# Source data
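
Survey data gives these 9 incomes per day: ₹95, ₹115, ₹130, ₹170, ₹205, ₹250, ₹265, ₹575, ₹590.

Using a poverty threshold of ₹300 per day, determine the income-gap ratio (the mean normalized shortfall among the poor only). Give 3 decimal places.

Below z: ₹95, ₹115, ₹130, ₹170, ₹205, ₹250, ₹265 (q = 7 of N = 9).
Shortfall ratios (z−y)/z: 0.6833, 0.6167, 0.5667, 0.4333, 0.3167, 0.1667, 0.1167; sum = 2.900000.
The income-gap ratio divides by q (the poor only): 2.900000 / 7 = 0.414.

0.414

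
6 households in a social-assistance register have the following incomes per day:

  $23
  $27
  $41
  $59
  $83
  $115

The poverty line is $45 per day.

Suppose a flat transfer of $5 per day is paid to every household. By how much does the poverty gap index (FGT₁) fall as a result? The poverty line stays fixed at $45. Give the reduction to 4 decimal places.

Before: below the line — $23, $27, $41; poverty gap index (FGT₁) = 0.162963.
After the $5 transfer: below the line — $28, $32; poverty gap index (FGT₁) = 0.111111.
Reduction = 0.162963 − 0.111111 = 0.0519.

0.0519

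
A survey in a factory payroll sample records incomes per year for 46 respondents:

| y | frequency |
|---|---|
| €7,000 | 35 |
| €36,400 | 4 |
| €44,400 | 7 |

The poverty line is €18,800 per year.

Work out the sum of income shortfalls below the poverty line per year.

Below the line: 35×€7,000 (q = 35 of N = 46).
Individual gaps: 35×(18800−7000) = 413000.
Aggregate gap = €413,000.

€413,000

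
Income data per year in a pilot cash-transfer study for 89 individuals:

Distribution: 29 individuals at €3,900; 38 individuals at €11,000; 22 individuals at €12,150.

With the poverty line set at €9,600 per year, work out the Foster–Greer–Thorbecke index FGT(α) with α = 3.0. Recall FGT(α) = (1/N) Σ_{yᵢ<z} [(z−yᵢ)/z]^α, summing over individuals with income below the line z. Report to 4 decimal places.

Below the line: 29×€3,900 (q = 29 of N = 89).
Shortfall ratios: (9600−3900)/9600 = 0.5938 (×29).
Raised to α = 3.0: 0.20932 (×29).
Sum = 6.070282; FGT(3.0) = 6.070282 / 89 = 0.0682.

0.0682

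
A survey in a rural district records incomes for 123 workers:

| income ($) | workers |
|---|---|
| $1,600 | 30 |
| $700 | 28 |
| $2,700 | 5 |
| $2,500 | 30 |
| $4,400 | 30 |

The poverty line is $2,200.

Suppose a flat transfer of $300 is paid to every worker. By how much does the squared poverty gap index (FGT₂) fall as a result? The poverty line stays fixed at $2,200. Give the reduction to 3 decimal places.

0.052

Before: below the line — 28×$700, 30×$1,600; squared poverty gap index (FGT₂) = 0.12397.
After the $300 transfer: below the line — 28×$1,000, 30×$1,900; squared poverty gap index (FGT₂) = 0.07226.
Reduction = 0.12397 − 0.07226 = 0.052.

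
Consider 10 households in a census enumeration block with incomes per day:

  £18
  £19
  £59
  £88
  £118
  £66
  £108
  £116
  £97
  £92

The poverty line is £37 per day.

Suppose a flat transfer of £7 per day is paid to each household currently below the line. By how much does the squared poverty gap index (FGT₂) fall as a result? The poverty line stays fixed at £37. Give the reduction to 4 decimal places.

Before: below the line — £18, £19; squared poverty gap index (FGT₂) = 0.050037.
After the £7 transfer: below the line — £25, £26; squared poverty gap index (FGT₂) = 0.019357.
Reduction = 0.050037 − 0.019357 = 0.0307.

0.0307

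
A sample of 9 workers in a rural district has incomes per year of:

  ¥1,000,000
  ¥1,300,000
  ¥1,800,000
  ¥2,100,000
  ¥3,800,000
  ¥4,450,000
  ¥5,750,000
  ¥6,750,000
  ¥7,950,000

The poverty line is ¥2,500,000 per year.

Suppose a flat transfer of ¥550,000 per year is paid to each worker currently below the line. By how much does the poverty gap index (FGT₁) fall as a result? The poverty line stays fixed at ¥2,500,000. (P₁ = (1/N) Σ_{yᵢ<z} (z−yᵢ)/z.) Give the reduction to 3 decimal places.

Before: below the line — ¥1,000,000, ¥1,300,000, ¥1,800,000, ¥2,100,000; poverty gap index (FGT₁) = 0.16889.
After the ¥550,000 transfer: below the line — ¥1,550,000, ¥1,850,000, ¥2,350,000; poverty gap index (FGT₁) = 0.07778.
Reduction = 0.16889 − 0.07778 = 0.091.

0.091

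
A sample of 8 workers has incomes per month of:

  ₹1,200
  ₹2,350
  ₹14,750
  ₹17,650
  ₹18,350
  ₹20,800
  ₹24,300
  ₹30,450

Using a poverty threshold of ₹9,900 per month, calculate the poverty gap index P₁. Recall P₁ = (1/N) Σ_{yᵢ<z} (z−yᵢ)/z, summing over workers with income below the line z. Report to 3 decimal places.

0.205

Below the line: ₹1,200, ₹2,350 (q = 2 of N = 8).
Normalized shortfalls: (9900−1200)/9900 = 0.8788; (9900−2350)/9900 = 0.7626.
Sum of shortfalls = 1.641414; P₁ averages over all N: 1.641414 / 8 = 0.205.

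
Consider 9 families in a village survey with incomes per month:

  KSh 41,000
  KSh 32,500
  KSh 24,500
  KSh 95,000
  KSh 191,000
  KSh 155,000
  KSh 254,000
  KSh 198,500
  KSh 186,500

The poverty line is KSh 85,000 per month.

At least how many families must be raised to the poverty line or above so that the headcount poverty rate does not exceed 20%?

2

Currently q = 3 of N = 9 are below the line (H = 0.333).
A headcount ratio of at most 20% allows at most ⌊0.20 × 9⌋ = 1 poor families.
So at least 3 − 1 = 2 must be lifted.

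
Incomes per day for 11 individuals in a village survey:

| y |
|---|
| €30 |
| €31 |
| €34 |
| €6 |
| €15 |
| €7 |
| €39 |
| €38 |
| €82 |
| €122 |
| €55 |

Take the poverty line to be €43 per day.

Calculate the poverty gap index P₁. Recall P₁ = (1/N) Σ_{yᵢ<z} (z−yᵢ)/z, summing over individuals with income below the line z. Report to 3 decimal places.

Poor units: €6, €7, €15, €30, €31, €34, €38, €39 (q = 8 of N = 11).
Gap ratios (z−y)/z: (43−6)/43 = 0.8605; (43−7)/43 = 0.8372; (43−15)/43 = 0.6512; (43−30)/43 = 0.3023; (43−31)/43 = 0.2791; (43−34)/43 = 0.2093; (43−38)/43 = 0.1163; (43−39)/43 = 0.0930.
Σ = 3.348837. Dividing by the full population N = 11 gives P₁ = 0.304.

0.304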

# What to work on
Return only the lines spanning from the first line of the material through the line with "Distribution: 29 individuals", copied exactly, both ends kept.

# Solution
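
Survey data gives these 9 incomes per day: ₹95, ₹115, ₹130, ₹170, ₹205, ₹250, ₹265, ₹575, ₹590.

Using a poverty threshold of ₹300 per day, determine the income-gap ratio (the mean normalized shortfall among the poor only). Give 3 decimal places.

Below z: ₹95, ₹115, ₹130, ₹170, ₹205, ₹250, ₹265 (q = 7 of N = 9).
Shortfall ratios (z−y)/z: 0.6833, 0.6167, 0.5667, 0.4333, 0.3167, 0.1667, 0.1167; sum = 2.900000.
The income-gap ratio divides by q (the poor only): 2.900000 / 7 = 0.414.

0.414

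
6 households in a social-assistance register have the following incomes per day:

  $23
  $27
  $41
  $59
  $83
  $115

The poverty line is $45 per day.

Suppose a flat transfer of $5 per day is paid to every household. By how much does the poverty gap index (FGT₁) fall as a result? The poverty line stays fixed at $45. Give the reduction to 4 decimal places.

Before: below the line — $23, $27, $41; poverty gap index (FGT₁) = 0.162963.
After the $5 transfer: below the line — $28, $32; poverty gap index (FGT₁) = 0.111111.
Reduction = 0.162963 − 0.111111 = 0.0519.

0.0519

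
A survey in a factory payroll sample records incomes per year for 46 respondents:

| y | frequency |
|---|---|
| €7,000 | 35 |
| €36,400 | 4 |
| €44,400 | 7 |

The poverty line is €18,800 per year.

Work out the sum of income shortfalls below the poverty line per year.

Below the line: 35×€7,000 (q = 35 of N = 46).
Individual gaps: 35×(18800−7000) = 413000.
Aggregate gap = €413,000.

€413,000

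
Income data per year in a pilot cash-transfer study for 89 individuals:

Distribution: 29 individuals at €3,900; 38 individuals at €11,000; 22 individuals at €12,150.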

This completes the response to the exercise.